Exercise data:
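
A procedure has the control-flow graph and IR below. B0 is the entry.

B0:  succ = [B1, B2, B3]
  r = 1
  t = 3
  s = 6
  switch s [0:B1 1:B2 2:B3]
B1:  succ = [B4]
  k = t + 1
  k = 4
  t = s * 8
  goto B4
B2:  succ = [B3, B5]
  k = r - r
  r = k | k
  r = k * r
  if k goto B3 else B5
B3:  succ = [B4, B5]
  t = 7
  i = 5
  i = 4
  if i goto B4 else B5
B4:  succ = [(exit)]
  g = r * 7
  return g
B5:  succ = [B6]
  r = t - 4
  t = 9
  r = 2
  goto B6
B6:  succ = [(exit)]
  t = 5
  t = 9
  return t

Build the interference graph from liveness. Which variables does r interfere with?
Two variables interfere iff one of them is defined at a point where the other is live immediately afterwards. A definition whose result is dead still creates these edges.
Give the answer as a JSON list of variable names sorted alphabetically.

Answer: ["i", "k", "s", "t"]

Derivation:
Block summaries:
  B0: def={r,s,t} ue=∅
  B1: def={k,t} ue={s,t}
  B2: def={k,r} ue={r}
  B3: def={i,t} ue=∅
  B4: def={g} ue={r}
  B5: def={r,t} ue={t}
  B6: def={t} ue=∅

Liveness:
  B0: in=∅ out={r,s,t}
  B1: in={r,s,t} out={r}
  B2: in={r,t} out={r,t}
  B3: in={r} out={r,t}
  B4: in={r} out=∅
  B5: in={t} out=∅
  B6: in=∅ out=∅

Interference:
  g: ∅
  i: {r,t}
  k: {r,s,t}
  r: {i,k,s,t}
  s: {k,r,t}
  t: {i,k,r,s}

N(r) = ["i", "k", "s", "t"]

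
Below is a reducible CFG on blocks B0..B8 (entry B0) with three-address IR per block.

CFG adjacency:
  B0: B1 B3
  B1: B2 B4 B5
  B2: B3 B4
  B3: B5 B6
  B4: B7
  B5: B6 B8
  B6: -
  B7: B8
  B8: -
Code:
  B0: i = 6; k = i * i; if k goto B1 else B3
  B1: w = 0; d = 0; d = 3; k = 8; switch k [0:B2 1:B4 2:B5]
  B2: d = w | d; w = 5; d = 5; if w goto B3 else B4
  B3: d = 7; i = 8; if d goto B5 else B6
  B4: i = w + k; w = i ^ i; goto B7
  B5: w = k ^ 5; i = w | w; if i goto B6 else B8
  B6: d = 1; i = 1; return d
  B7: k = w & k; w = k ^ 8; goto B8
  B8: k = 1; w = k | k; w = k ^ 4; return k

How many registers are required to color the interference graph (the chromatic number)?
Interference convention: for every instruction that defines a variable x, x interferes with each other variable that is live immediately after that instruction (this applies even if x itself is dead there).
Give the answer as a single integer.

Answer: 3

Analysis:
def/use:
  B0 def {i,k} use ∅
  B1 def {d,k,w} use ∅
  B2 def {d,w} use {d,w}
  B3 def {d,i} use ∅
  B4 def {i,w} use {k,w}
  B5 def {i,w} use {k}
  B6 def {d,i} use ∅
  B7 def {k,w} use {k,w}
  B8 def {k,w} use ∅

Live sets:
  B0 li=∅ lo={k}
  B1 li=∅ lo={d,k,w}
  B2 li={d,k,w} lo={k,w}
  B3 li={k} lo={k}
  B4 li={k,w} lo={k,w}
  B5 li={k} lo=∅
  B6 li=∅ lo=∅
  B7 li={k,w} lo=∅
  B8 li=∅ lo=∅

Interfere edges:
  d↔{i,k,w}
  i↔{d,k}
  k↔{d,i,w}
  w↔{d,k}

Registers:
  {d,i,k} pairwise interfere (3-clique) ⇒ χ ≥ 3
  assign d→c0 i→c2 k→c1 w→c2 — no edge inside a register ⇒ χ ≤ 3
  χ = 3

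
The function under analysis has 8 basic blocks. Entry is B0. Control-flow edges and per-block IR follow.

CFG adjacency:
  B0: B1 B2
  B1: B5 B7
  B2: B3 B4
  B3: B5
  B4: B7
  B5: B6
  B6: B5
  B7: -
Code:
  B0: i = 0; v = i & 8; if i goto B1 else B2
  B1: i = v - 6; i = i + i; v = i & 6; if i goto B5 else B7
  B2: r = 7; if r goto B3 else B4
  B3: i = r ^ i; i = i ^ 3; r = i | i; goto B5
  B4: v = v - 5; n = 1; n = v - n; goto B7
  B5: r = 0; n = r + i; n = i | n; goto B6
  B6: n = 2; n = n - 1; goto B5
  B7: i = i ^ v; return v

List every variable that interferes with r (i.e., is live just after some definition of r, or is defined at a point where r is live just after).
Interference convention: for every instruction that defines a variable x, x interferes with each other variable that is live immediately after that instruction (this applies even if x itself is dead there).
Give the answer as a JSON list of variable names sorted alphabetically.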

What to work on:
Each line of the listing is to be repeated exactly.

Expected answer:
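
A procedure has the control-flow graph and IR below. B0 is the entry.

B0:  succ = [B1, B2, B3]
  r = 1
  t = 3
  s = 6
  switch s [0:B1 1:B2 2:B3]
B1:  succ = [B4]
  k = t + 1
  k = 4
  t = s * 8
  goto B4
B2:  succ = [B3, B5]
  k = r - r
  r = k | k
  r = k * r
  if k goto B3 else B5
B3:  succ = [B4, B5]
  t = 7
  i = 5
  i = 4
  if i goto B4 else B5
B4:  succ = [(exit)]
  g = r * 7
  return g
B5:  succ = [B6]
  r = t - 4
  t = 9
  r = 2
  goto B6
B6:  succ = [(exit)]
  t = 5
  t = 9
  return t

Build the interference graph from liveness. Which variables does r interfere with?
Two variables interfere iff one of them is defined at a point where the other is live immediately afterwards. A definition whose result is dead still creates these edges.
Give the answer as a JSON list of variable names sorted alphabetically.

Answer: ["i", "k", "s", "t"]

Derivation:
Block summaries:
  B0: def={r,s,t} ue=∅
  B1: def={k,t} ue={s,t}
  B2: def={k,r} ue={r}
  B3: def={i,t} ue=∅
  B4: def={g} ue={r}
  B5: def={r,t} ue={t}
  B6: def={t} ue=∅

Liveness:
  B0: in=∅ out={r,s,t}
  B1: in={r,s,t} out={r}
  B2: in={r,t} out={r,t}
  B3: in={r} out={r,t}
  B4: in={r} out=∅
  B5: in={t} out=∅
  B6: in=∅ out=∅

Interference:
  g: ∅
  i: {r,t}
  k: {r,s,t}
  r: {i,k,s,t}
  s: {k,r,t}
  t: {i,k,r,s}

N(r) = ["i", "k", "s", "t"]

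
Below is a reducible CFG on blocks B0..B8 (entry B0) with three-address IR per block.

CFG adjacency:
  B0: B1 B3
  B1: B2 B4 B5
  B2: B3 B4
  B3: B5 B6
  B4: B7
  B5: B6 B8
  B6: -
  B7: B8
  B8: -
Code:
  B0: i = 6; k = i * i; if k goto B1 else B3
  B1: w = 0; d = 0; d = 3; k = 8; switch k [0:B2 1:B4 2:B5]
  B2: d = w | d; w = 5; d = 5; if w goto B3 else B4
  B3: d = 7; i = 8; if d goto B5 else B6
  B4: i = w + k; w = i ^ i; goto B7
  B5: w = k ^ 5; i = w | w; if i goto B6 else B8
  B6: d = 1; i = 1; return d
  B7: k = w & k; w = k ^ 8; goto B8
  B8: k = 1; w = k | k; w = k ^ 4; return k

How many registers are required to color the interference graph (the chromatic number)?
Interference convention: for every instruction that defines a variable x, x interferes with each other variable that is live immediately after that instruction (this applies even if x itself is dead there).
Give the answer as a single integer.

Answer: 3

Analysis:
def/use:
  B0 def {i,k} use ∅
  B1 def {d,k,w} use ∅
  B2 def {d,w} use {d,w}
  B3 def {d,i} use ∅
  B4 def {i,w} use {k,w}
  B5 def {i,w} use {k}
  B6 def {d,i} use ∅
  B7 def {k,w} use {k,w}
  B8 def {k,w} use ∅

Live sets:
  B0 li=∅ lo={k}
  B1 li=∅ lo={d,k,w}
  B2 li={d,k,w} lo={k,w}
  B3 li={k} lo={k}
  B4 li={k,w} lo={k,w}
  B5 li={k} lo=∅
  B6 li=∅ lo=∅
  B7 li={k,w} lo=∅
  B8 li=∅ lo=∅

Interfere edges:
  d↔{i,k,w}
  i↔{d,k}
  k↔{d,i,w}
  w↔{d,k}

Registers:
  {d,i,k} pairwise interfere (3-clique) ⇒ χ ≥ 3
  assign d→c0 i→c2 k→c1 w→c2 — no edge inside a register ⇒ χ ≤ 3
  χ = 3

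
The function under analysis has 8 basic blocks. Entry is B0. Control-flow edges and per-block IR follow.

CFG adjacency:
  B0: B1 B2
  B1: B5 B7
  B2: B3 B4
  B3: B5
  B4: B7
  B5: B6
  B6: B5
  B7: -
Code:
  B0: i = 0; v = i & 8; if i goto B1 else B2
  B1: i = v - 6; i = i + i; v = i & 6; if i goto B5 else B7
  B2: r = 7; if r goto B3 else B4
  B3: i = r ^ i; i = i ^ 3; r = i | i; goto B5
  B4: v = v - 5; n = 1; n = v - n; goto B7
  B5: r = 0; n = r + i; n = i | n; goto B6
  B6: n = 2; n = n - 1; goto B5
  B7: i = i ^ v; return v

List every variable that interferes with r (i.e., is live just after some definition of r, or is defined at a point where r is live just after).
Interference convention: for every instruction that defines a variable x, x interferes with each other variable that is live immediately after that instruction (this applies even if x itself is dead there).
Give the answer as a JSON list of variable names sorted alphabetically.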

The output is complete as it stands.